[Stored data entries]
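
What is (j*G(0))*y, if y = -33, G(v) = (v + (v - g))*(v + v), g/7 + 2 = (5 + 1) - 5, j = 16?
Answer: 0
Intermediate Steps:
g = -7 (g = -14 + 7*((5 + 1) - 5) = -14 + 7*(6 - 5) = -14 + 7*1 = -14 + 7 = -7)
G(v) = 2*v*(7 + 2*v) (G(v) = (v + (v - 1*(-7)))*(v + v) = (v + (v + 7))*(2*v) = (v + (7 + v))*(2*v) = (7 + 2*v)*(2*v) = 2*v*(7 + 2*v))
(j*G(0))*y = (16*(2*0*(7 + 2*0)))*(-33) = (16*(2*0*(7 + 0)))*(-33) = (16*(2*0*7))*(-33) = (16*0)*(-33) = 0*(-33) = 0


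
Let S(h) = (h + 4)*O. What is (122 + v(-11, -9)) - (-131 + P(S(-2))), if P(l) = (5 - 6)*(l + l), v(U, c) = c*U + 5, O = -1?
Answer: 353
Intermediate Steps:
S(h) = -4 - h (S(h) = (h + 4)*(-1) = (4 + h)*(-1) = -4 - h)
v(U, c) = 5 + U*c (v(U, c) = U*c + 5 = 5 + U*c)
P(l) = -2*l
(122 + v(-11, -9)) - (-131 + P(S(-2))) = (122 + (5 - 11*(-9))) - (-131 - 2*(-4 - 1*(-2))) = (122 + (5 + 99)) - (-131 - 2*(-4 + 2)) = (122 + 104) - (-131 - 2*(-2)) = 226 - (-131 + 4) = 226 - 1*(-127) = 226 + 127 = 353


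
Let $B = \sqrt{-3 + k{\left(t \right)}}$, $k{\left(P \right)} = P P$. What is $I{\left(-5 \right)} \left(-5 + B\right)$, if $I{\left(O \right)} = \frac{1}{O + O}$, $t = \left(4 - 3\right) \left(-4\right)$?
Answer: $\frac{1}{2} - \frac{\sqrt{13}}{10} \approx 0.13944$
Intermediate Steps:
$t = -4$ ($t = 1 \left(-4\right) = -4$)
$k{\left(P \right)} = P^{2}$
$I{\left(O \right)} = \frac{1}{2 O}$
$B = \sqrt{13}$ ($B = \sqrt{-3 + \left(-4\right)^{2}} = \sqrt{-3 + 16} = \sqrt{13} \approx 3.6056$)
$I{\left(-5 \right)} \left(-5 + B\right) = \frac{1}{2 \left(-5\right)} \left(-5 + \sqrt{13}\right) = \frac{1}{2} \left(- \frac{1}{5}\right) \left(-5 + \sqrt{13}\right) = - \frac{-5 + \sqrt{13}}{10} = \frac{1}{2} - \frac{\sqrt{13}}{10}$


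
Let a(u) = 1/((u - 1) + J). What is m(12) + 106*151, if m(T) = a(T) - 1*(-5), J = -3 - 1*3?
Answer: 80056/5 ≈ 16011.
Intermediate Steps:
J = -6 (J = -3 - 3 = -6)
a(u) = 1/(-7 + u) (a(u) = 1/((u - 1) - 6) = 1/((-1 + u) - 6) = 1/(-7 + u))
m(T) = 5 + 1/(-7 + T) (m(T) = 1/(-7 + T) - 1*(-5) = 1/(-7 + T) + 5 = 5 + 1/(-7 + T))
m(12) + 106*151 = (-34 + 5*12)/(-7 + 12) + 106*151 = (-34 + 60)/5 + 16006 = (⅕)*26 + 16006 = 26/5 + 16006 = 80056/5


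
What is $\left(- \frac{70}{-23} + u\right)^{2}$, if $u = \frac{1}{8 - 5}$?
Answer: $\frac{54289}{4761} \approx 11.403$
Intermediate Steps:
$u = \frac{1}{3} \approx 0.33333$
$\left(- \frac{70}{-23} + u\right)^{2} = \left(- \frac{70}{-23} + \frac{1}{3}\right)^{2} = \left(\left(-70\right) \left(- \frac{1}{23}\right) + \frac{1}{3}\right)^{2} = \left(\frac{70}{23} + \frac{1}{3}\right)^{2} = \left(\frac{233}{69}\right)^{2} = \frac{54289}{4761}$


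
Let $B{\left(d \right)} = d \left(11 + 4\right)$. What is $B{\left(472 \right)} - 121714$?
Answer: $-114634$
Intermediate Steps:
$B{\left(d \right)} = 15 d$ ($B{\left(d \right)} = d 15 = 15 d$)
$B{\left(472 \right)} - 121714 = 15 \cdot 472 - 121714 = 7080 - 121714 = -114634$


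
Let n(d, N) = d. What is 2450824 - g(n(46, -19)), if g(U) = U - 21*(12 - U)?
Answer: 2450064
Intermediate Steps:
g(U) = -252 + 22*U (g(U) = U + (-252 + 21*U) = -252 + 22*U)
2450824 - g(n(46, -19)) = 2450824 - (-252 + 22*46) = 2450824 - (-252 + 1012) = 2450824 - 1*760 = 2450824 - 760 = 2450064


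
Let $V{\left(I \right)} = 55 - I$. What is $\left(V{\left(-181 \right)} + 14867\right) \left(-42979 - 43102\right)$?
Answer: $-1300081343$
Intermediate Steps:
$\left(V{\left(-181 \right)} + 14867\right) \left(-42979 - 43102\right) = \left(\left(55 - -181\right) + 14867\right) \left(-42979 - 43102\right) = \left(\left(55 + 181\right) + 14867\right) \left(-86081\right) = \left(236 + 14867\right) \left(-86081\right) = 15103 \left(-86081\right) = -1300081343$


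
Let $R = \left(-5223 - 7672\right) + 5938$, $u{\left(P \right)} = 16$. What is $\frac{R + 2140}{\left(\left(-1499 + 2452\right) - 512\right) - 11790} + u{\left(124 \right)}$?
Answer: $\frac{186401}{11349} \approx 16.424$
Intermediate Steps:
$R = -6957$ ($R = -12895 + 5938 = -6957$)
$\frac{R + 2140}{\left(\left(-1499 + 2452\right) - 512\right) - 11790} + u{\left(124 \right)} = \frac{-6957 + 2140}{\left(\left(-1499 + 2452\right) - 512\right) - 11790} + 16 = - \frac{4817}{\left(953 - 512\right) - 11790} + 16 = - \frac{4817}{441 - 11790} + 16 = - \frac{4817}{-11349} + 16 = \left(-4817\right) \left(- \frac{1}{11349}\right) + 16 = \frac{4817}{11349} + 16 = \frac{186401}{11349}$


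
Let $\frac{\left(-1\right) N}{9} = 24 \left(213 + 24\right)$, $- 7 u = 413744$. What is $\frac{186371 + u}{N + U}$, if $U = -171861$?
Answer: $- \frac{296951}{520457} \approx -0.57056$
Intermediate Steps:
$u = - \frac{413744}{7}$ ($u = \left(- \frac{1}{7}\right) 413744 = - \frac{413744}{7} \approx -59106.0$)
$N = -51192$ ($N = - 9 \cdot 24 \left(213 + 24\right) = - 9 \cdot 24 \cdot 237 = \left(-9\right) 5688 = -51192$)
$\frac{186371 + u}{N + U} = \frac{186371 - \frac{413744}{7}}{-51192 - 171861} = \frac{890853}{7 \left(-223053\right)} = \frac{890853}{7} \left(- \frac{1}{223053}\right) = - \frac{296951}{520457}$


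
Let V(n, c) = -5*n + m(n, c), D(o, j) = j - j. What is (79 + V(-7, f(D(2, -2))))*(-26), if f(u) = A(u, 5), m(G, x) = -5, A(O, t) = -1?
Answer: -2834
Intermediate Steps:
D(o, j) = 0
f(u) = -1
V(n, c) = -5 - 5*n (V(n, c) = -5*n - 5 = -5 - 5*n)
(79 + V(-7, f(D(2, -2))))*(-26) = (79 + (-5 - 5*(-7)))*(-26) = (79 + (-5 + 35))*(-26) = (79 + 30)*(-26) = 109*(-26) = -2834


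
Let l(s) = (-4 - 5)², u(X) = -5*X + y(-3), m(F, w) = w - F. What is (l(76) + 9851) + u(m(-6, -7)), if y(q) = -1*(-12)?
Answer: 9949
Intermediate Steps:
y(q) = 12
u(X) = 12 - 5*X (u(X) = -5*X + 12 = 12 - 5*X)
l(s) = 81 (l(s) = (-9)² = 81)
(l(76) + 9851) + u(m(-6, -7)) = (81 + 9851) + (12 - 5*(-7 - 1*(-6))) = 9932 + (12 - 5*(-7 + 6)) = 9932 + (12 - 5*(-1)) = 9932 + (12 + 5) = 9932 + 17 = 9949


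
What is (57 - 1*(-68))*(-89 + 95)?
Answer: 750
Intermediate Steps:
(57 - 1*(-68))*(-89 + 95) = (57 + 68)*6 = 125*6 = 750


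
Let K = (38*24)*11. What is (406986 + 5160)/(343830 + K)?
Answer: 22897/19659 ≈ 1.1647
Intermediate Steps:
K = 10032 (K = 912*11 = 10032)
(406986 + 5160)/(343830 + K) = (406986 + 5160)/(343830 + 10032) = 412146/353862 = 412146*(1/353862) = 22897/19659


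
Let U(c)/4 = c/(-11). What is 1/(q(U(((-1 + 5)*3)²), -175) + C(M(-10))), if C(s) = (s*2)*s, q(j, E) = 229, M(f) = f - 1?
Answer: 1/471 ≈ 0.0021231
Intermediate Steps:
U(c) = -4*c/11 (U(c) = 4*(c/(-11)) = 4*(c*(-1/11)) = 4*(-c/11) = -4*c/11)
M(f) = -1 + f
C(s) = 2*s² (C(s) = (2*s)*s = 2*s²)
1/(q(U(((-1 + 5)*3)²), -175) + C(M(-10))) = 1/(229 + 2*(-1 - 10)²) = 1/(229 + 2*(-11)²) = 1/(229 + 2*121) = 1/(229 + 242) = 1/471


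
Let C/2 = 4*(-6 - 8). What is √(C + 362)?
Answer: 5*√10 ≈ 15.811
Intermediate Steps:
C = -112 (C = 2*(4*(-6 - 8)) = 2*(4*(-14)) = 2*(-56) = -112)
√(C + 362) = √(-112 + 362) = √250 = 5*√10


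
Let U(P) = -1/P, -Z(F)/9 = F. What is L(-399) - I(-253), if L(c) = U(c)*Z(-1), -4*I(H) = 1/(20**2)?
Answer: 4933/212800 ≈ 0.023181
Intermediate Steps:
Z(F) = -9*F
I(H) = -1/1600 (I(H) = -1/(4*(20**2)) = -1/4/400 = -1/4*1/400 = -1/1600)
L(c) = -9/c (L(c) = (-1/c)*(-9*(-1)) = -1/c*9 = -9/c)
L(-399) - I(-253) = -9/(-399) - 1*(-1/1600) = -9*(-1/399) + 1/1600 = 3/133 + 1/1600 = 4933/212800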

--- WHAT YOU NEED TO DO ---
After locating the line holding "Let C/2 = 4*(-6 - 8). What is √(C + 362)?" above, output exactly that line and every line after it through the line holding "Let U(P) = -1/P, -Z(F)/9". Include nothing else.

--- RESPONSE TO THIS TASK ---
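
Let C/2 = 4*(-6 - 8). What is √(C + 362)?
Answer: 5*√10 ≈ 15.811
Intermediate Steps:
C = -112 (C = 2*(4*(-6 - 8)) = 2*(4*(-14)) = 2*(-56) = -112)
√(C + 362) = √(-112 + 362) = √250 = 5*√10


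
Let U(P) = -1/P, -Z(F)/9 = F. What is L(-399) - I(-253), if L(c) = U(c)*Z(-1), -4*I(H) = 1/(20**2)?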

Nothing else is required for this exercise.